### EXERCISE INSTRUCTIONS
Go through the entries below and return every line that contains "equation".

┌─ SOURCE DATA

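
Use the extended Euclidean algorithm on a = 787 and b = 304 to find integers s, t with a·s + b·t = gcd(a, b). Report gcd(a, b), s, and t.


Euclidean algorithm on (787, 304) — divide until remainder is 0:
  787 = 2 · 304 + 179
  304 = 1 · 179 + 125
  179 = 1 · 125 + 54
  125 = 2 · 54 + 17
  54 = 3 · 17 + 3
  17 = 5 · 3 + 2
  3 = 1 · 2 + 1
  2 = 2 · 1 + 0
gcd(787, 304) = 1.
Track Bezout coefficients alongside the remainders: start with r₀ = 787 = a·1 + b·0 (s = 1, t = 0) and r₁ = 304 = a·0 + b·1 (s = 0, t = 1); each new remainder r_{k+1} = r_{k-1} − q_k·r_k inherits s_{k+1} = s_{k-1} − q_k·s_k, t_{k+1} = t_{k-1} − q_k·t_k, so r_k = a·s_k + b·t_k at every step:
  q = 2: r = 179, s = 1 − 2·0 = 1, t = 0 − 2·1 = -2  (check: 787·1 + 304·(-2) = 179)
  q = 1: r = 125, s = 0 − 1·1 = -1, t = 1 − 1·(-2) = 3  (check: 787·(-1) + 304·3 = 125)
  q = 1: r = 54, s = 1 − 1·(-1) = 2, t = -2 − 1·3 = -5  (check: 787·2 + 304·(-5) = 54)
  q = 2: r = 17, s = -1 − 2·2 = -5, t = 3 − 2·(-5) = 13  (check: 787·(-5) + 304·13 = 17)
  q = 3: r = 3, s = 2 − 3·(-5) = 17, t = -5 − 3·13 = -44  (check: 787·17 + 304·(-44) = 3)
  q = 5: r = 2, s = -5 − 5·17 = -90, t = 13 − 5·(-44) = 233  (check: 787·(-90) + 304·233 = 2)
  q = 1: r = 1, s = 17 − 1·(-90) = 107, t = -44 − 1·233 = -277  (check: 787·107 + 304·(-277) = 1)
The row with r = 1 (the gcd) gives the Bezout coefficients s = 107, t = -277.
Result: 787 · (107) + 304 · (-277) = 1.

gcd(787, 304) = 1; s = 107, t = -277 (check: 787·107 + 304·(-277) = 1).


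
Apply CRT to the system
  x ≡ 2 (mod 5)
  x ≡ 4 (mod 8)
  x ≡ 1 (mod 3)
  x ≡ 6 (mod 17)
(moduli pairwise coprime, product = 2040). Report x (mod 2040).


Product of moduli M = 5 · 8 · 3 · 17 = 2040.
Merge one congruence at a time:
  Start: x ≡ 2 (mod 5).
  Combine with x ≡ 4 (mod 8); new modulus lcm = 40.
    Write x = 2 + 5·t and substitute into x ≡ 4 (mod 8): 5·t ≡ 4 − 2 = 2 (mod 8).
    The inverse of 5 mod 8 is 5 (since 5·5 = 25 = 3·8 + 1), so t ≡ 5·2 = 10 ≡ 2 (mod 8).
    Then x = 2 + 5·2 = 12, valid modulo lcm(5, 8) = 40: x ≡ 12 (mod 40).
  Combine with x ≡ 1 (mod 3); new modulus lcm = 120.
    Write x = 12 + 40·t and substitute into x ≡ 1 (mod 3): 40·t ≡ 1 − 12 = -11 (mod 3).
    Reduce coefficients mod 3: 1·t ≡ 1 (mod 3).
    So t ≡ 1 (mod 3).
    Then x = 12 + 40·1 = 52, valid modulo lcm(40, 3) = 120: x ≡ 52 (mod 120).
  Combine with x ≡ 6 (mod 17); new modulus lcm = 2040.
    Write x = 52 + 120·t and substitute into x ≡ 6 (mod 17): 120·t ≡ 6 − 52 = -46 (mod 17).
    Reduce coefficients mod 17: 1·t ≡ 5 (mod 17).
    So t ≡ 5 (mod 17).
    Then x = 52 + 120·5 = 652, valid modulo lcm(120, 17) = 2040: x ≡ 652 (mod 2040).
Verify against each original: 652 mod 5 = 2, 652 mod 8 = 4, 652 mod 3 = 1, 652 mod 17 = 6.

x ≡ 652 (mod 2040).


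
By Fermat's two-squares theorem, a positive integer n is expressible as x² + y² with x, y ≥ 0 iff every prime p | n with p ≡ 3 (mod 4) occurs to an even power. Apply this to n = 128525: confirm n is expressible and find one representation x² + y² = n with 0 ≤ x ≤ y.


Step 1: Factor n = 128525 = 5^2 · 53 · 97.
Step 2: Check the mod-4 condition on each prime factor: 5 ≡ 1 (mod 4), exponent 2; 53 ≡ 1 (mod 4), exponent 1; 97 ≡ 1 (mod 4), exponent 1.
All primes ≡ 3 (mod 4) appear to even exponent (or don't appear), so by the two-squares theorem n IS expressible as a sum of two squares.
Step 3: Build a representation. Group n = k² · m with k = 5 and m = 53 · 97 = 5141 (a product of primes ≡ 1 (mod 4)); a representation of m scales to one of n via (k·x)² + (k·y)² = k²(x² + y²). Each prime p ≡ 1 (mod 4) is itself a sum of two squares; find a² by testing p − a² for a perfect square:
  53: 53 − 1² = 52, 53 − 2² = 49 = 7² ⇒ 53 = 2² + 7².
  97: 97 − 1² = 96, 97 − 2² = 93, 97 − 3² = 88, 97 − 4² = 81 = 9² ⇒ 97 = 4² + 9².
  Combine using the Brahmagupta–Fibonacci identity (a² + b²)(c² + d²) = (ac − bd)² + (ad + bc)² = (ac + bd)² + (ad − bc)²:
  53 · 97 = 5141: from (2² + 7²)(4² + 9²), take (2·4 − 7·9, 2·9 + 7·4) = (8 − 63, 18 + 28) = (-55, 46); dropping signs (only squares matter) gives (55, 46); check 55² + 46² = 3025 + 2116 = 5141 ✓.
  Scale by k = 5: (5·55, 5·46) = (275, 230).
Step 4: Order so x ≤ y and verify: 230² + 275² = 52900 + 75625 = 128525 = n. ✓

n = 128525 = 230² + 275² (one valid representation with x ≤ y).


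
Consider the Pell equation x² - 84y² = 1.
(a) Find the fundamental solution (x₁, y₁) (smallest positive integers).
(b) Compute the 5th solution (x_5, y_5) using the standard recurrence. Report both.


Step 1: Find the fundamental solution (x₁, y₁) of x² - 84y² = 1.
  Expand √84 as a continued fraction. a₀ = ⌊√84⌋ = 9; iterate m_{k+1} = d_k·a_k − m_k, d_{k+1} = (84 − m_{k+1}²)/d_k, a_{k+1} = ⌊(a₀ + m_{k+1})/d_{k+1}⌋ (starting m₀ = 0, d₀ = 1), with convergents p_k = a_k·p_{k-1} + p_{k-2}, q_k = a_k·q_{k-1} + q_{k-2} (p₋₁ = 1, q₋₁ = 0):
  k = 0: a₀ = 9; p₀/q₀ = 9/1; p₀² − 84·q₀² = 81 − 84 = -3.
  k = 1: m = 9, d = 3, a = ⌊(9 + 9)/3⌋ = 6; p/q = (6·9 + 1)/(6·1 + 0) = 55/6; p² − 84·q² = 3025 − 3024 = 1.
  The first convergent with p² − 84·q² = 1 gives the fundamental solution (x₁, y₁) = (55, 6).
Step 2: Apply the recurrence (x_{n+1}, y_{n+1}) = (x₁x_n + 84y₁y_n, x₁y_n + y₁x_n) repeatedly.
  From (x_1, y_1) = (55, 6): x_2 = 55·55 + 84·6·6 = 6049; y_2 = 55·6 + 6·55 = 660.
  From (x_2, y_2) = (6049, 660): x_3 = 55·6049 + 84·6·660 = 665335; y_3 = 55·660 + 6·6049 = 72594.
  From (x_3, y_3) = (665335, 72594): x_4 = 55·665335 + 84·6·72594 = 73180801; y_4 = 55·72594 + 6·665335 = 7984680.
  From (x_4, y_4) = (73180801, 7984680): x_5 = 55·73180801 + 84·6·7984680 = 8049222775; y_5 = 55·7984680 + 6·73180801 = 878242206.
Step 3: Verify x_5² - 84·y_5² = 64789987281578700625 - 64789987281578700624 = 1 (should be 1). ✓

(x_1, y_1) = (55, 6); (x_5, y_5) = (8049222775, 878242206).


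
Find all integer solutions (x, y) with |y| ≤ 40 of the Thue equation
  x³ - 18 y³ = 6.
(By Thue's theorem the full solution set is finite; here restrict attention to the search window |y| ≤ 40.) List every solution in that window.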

└─

### EXPECTED OUTPUT
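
Consider the Pell equation x² - 84y² = 1.
Find all integer solutions (x, y) with |y| ≤ 40 of the Thue equation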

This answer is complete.